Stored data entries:
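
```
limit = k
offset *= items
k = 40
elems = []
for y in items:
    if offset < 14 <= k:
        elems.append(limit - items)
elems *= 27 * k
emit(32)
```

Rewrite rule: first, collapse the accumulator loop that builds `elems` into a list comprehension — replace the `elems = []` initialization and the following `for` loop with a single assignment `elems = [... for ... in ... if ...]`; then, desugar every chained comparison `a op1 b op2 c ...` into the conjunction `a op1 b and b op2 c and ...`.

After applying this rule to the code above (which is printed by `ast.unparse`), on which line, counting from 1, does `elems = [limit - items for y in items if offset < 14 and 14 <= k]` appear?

4

Transformed code:
limit = k
offset *= items
k = 40
elems = [limit - items for y in items if offset < 14 and 14 <= k]
elems *= 27 * k
emit(32)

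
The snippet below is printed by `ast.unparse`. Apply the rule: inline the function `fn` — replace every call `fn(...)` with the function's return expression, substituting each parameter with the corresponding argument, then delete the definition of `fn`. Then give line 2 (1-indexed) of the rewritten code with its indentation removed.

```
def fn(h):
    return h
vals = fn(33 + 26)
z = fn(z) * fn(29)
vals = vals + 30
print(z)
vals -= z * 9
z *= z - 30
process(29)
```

Transformed code:
vals = 33 + 26
z = z * 29
vals = vals + 30
print(z)
vals -= z * 9
z *= z - 30
process(29)

z = z * 29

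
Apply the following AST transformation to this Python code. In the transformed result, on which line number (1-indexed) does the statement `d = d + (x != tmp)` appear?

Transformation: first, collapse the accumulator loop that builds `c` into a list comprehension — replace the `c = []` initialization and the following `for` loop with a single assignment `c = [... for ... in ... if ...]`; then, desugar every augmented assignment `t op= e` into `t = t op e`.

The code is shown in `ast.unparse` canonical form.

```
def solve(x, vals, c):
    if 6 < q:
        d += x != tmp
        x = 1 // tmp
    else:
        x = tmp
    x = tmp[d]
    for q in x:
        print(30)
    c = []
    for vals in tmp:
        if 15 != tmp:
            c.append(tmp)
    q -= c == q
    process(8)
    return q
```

Transformed code:
def solve(x, vals, c):
    if 6 < q:
        d = d + (x != tmp)
        x = 1 // tmp
    else:
        x = tmp
    x = tmp[d]
    for q in x:
        print(30)
    c = [tmp for vals in tmp if 15 != tmp]
    q = q - (c == q)
    process(8)
    return q

3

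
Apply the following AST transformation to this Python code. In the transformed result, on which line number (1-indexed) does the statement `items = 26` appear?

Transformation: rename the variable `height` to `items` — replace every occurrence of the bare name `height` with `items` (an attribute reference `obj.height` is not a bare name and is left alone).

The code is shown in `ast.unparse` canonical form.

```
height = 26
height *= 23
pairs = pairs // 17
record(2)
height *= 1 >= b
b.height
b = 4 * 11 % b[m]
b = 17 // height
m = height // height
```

1

Transformed code:
items = 26
items *= 23
pairs = pairs // 17
record(2)
items *= 1 >= b
b.height
b = 4 * 11 % b[m]
b = 17 // items
m = items // items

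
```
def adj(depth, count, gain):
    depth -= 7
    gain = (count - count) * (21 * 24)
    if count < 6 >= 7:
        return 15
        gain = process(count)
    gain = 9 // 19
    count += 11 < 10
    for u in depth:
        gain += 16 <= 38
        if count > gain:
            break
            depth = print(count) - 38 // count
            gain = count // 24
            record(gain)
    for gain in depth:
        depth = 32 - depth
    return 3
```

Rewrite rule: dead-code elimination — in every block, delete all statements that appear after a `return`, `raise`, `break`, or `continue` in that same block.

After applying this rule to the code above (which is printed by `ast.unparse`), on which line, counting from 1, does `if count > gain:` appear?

Transformed code:
def adj(depth, count, gain):
    depth -= 7
    gain = (count - count) * (21 * 24)
    if count < 6 >= 7:
        return 15
    gain = 9 // 19
    count += 11 < 10
    for u in depth:
        gain += 16 <= 38
        if count > gain:
            break
    for gain in depth:
        depth = 32 - depth
    return 3

10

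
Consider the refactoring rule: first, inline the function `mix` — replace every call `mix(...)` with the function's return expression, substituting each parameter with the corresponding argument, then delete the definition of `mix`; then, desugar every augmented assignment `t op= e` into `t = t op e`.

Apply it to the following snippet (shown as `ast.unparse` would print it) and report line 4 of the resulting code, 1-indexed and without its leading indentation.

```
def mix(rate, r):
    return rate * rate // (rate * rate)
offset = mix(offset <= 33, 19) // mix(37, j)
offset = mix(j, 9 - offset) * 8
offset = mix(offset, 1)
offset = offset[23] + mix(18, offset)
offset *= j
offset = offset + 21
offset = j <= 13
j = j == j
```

Transformed code:
offset = (offset <= 33) * (offset <= 33) // ((offset <= 33) * (offset <= 33)) // (37 * 37 // (37 * 37))
offset = j * j // (j * j) * 8
offset = offset * offset // (offset * offset)
offset = offset[23] + 18 * 18 // (18 * 18)
offset = offset * j
offset = offset + 21
offset = j <= 13
j = j == j

offset = offset[23] + 18 * 18 // (18 * 18)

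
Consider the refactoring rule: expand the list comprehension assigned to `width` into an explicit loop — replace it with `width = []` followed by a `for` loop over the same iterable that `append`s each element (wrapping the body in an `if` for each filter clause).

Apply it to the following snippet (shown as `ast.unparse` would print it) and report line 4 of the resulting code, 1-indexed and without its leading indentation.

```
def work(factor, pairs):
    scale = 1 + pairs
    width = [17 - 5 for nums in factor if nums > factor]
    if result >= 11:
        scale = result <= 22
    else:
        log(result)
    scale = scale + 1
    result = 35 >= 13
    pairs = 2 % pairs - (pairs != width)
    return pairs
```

Transformed code:
def work(factor, pairs):
    scale = 1 + pairs
    width = []
    for nums in factor:
        if nums > factor:
            width.append(17 - 5)
    if result >= 11:
        scale = result <= 22
    else:
        log(result)
    scale = scale + 1
    result = 35 >= 13
    pairs = 2 % pairs - (pairs != width)
    return pairs

for nums in factor:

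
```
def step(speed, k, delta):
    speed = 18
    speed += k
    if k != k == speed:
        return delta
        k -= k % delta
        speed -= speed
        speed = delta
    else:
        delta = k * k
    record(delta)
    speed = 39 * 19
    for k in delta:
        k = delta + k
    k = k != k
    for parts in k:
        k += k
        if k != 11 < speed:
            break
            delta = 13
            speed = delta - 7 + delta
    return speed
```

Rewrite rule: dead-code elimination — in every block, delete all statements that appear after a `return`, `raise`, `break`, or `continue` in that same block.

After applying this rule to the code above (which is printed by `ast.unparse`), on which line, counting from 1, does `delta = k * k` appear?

Transformed code:
def step(speed, k, delta):
    speed = 18
    speed += k
    if k != k == speed:
        return delta
    else:
        delta = k * k
    record(delta)
    speed = 39 * 19
    for k in delta:
        k = delta + k
    k = k != k
    for parts in k:
        k += k
        if k != 11 < speed:
            break
    return speed

7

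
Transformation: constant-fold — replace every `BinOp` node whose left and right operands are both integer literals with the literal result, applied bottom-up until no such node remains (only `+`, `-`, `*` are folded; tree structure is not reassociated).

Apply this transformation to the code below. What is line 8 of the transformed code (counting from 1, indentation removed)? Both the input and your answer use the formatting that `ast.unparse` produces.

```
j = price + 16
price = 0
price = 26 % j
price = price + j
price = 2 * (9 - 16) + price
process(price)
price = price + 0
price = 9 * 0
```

Transformed code:
j = price + 16
price = 0
price = 26 % j
price = price + j
price = -14 + price
process(price)
price = price + 0
price = 0

price = 0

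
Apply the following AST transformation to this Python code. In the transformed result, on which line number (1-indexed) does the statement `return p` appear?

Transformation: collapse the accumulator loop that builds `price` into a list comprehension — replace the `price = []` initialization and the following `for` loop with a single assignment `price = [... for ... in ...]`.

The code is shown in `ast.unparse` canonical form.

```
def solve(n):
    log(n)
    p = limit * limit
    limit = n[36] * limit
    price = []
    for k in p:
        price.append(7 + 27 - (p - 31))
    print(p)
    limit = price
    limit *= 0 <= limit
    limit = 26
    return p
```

10

Transformed code:
def solve(n):
    log(n)
    p = limit * limit
    limit = n[36] * limit
    price = [7 + 27 - (p - 31) for k in p]
    print(p)
    limit = price
    limit *= 0 <= limit
    limit = 26
    return p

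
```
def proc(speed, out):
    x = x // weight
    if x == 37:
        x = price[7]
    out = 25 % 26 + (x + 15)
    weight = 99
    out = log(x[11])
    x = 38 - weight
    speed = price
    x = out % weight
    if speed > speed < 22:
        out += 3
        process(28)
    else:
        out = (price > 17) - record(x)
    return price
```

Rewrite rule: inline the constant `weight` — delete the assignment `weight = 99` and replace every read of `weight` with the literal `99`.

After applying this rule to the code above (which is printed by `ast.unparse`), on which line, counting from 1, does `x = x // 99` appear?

2

Transformed code:
def proc(speed, out):
    x = x // 99
    if x == 37:
        x = price[7]
    out = 25 % 26 + (x + 15)
    out = log(x[11])
    x = 38 - 99
    speed = price
    x = out % 99
    if speed > speed < 22:
        out += 3
        process(28)
    else:
        out = (price > 17) - record(x)
    return price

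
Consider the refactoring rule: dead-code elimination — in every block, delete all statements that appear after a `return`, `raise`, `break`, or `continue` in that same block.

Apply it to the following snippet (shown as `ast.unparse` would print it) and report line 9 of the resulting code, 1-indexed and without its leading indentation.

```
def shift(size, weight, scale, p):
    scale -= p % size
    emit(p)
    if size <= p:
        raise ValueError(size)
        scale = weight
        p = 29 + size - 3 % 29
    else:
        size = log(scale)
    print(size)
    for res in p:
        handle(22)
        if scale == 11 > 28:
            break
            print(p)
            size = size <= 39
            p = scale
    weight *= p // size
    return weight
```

Transformed code:
def shift(size, weight, scale, p):
    scale -= p % size
    emit(p)
    if size <= p:
        raise ValueError(size)
    else:
        size = log(scale)
    print(size)
    for res in p:
        handle(22)
        if scale == 11 > 28:
            break
    weight *= p // size
    return weight

for res in p: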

◆ **EXERCISE**
Copy out all lines above holding "left".

◆ **SOLUTION TO THIS TASK**
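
Transformation: rename the variable `height` to `items` — replace every occurrence of the bare name `height` with `items` (an attribute reference `obj.height` is not a bare name and is left alone).
Transformation: constant-fold — replace every `BinOp` node whose left and right operands are both integer literals with the literal result, applied bottom-up until no such node remains (only `+`, `-`, `*` are folded; tree structure is not reassociated).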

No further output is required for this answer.